- _Exercise requirements_:
Output all entries precisely.

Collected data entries
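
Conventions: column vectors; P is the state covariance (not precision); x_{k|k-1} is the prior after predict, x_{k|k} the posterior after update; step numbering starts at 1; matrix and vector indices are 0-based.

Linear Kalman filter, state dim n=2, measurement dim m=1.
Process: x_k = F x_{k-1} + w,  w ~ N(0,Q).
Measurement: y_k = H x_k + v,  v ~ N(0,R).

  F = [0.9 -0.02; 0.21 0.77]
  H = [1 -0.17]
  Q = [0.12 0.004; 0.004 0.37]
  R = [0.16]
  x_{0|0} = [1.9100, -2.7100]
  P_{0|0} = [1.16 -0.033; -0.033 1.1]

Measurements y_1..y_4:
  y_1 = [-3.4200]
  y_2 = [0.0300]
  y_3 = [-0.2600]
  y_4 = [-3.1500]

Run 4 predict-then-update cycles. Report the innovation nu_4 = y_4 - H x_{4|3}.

step 1: x^-=[1.7732, -1.6856]  P^-=[1.0612 0.1836; 0.1836 1.0627]  S=[1.1895]  K=[0.8659; 0.0025]  nu=[-5.4798]  x^+=[-2.9718, -1.6990]  P^+=[0.1693 0.1810; 0.1810 1.0627]
step 2: x^-=[-2.6406, -1.9323]  P^-=[0.2511 0.1443; 0.1443 1.0661]  S=[0.3928]  K=[0.5767; -0.0939]  nu=[2.3421]  x^+=[-1.2899, -2.1523]  P^+=[0.1204 0.1656; 0.1656 1.0626]
step 3: x^-=[-1.1179, -1.9282]  P^-=[0.2120 0.1245; 0.1245 1.0589]  S=[0.3603]  K=[0.5297; -0.1542]  nu=[0.5301]  x^+=[-0.8371, -2.0099]  P^+=[0.1109 0.1539; 0.1539 1.0503]
step 4: x^-=[-0.7132, -1.7234]  P^-=[0.2047 0.1148; 0.1148 1.0474]  S=[0.3560]  K=[0.5203; -0.1777]  nu=[-2.7298]  x^+=[-2.1335, -1.2382]  P^+=[0.1084 0.1477; 0.1477 1.0362]

innov = [-2.7298]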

- _Output below_:
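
Conventions: column vectors; P is the state covariance (not precision); x_{k|k-1} is the prior after predict, x_{k|k} the posterior after update; step numbering starts at 1; matrix and vector indices are 0-based.

Linear Kalman filter, state dim n=2, measurement dim m=1.
Process: x_k = F x_{k-1} + w,  w ~ N(0,Q).
Measurement: y_k = H x_k + v,  v ~ N(0,R).

  F = [0.9 -0.02; 0.21 0.77]
  H = [1 -0.17]
  Q = [0.12 0.004; 0.004 0.37]
  R = [0.16]
  x_{0|0} = [1.9100, -2.7100]
  P_{0|0} = [1.16 -0.033; -0.033 1.1]

Measurements y_1..y_4:
  y_1 = [-3.4200]
  y_2 = [0.0300]
  y_3 = [-0.2600]
  y_4 = [-3.1500]

Run 4 predict-then-update cycles. Report the innovation nu_4 = y_4 - H x_{4|3}.

step 1: x^-=[1.7732, -1.6856]  P^-=[1.0612 0.1836; 0.1836 1.0627]  S=[1.1895]  K=[0.8659; 0.0025]  nu=[-5.4798]  x^+=[-2.9718, -1.6990]  P^+=[0.1693 0.1810; 0.1810 1.0627]
step 2: x^-=[-2.6406, -1.9323]  P^-=[0.2511 0.1443; 0.1443 1.0661]  S=[0.3928]  K=[0.5767; -0.0939]  nu=[2.3421]  x^+=[-1.2899, -2.1523]  P^+=[0.1204 0.1656; 0.1656 1.0626]
step 3: x^-=[-1.1179, -1.9282]  P^-=[0.2120 0.1245; 0.1245 1.0589]  S=[0.3603]  K=[0.5297; -0.1542]  nu=[0.5301]  x^+=[-0.8371, -2.0099]  P^+=[0.1109 0.1539; 0.1539 1.0503]
step 4: x^-=[-0.7132, -1.7234]  P^-=[0.2047 0.1148; 0.1148 1.0474]  S=[0.3560]  K=[0.5203; -0.1777]  nu=[-2.7298]  x^+=[-2.1335, -1.2382]  P^+=[0.1084 0.1477; 0.1477 1.0362]

innov = [-2.7298]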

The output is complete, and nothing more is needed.